─── Dataset records ───
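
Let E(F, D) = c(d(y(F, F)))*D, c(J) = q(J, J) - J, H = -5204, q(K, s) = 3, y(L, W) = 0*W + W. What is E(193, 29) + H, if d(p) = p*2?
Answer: -16311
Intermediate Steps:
y(L, W) = W (y(L, W) = 0 + W = W)
d(p) = 2*p
c(J) = 3 - J
E(F, D) = D*(3 - 2*F) (E(F, D) = (3 - 2*F)*D = D*(3 - 2*F))
E(193, 29) + H = 29*(3 - 2*193) - 5204 = 29*(3 - 386) - 5204 = 29*(-383) - 5204 = -11107 - 5204 = -16311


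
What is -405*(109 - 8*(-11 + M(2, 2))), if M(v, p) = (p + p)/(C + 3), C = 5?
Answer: -78165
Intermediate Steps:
M(v, p) = p/4 (M(v, p) = (p + p)/(5 + 3) = (2*p)/8 = (2*p)*(⅛) = p/4)
-405*(109 - 8*(-11 + M(2, 2))) = -405*(109 - 8*(-11 + (¼)*2)) = -405*(109 - 8*(-11 + ½)) = -405*(109 - 8*(-21/2)) = -405*(109 + 84) = -405*193 = -78165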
───
▸ **Task requirements**
Each record above should be transcribed exactly.

▸ **Solution to the exercise**
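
Let E(F, D) = c(d(y(F, F)))*D, c(J) = q(J, J) - J, H = -5204, q(K, s) = 3, y(L, W) = 0*W + W. What is E(193, 29) + H, if d(p) = p*2?
Answer: -16311
Intermediate Steps:
y(L, W) = W (y(L, W) = 0 + W = W)
d(p) = 2*p
c(J) = 3 - J
E(F, D) = D*(3 - 2*F) (E(F, D) = (3 - 2*F)*D = D*(3 - 2*F))
E(193, 29) + H = 29*(3 - 2*193) - 5204 = 29*(3 - 386) - 5204 = 29*(-383) - 5204 = -11107 - 5204 = -16311


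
What is -405*(109 - 8*(-11 + M(2, 2))), if M(v, p) = (p + p)/(C + 3), C = 5?
Answer: -78165
Intermediate Steps:
M(v, p) = p/4 (M(v, p) = (p + p)/(5 + 3) = (2*p)/8 = (2*p)*(⅛) = p/4)
-405*(109 - 8*(-11 + M(2, 2))) = -405*(109 - 8*(-11 + (¼)*2)) = -405*(109 - 8*(-11 + ½)) = -405*(109 - 8*(-21/2)) = -405*(109 + 84) = -405*193 = -78165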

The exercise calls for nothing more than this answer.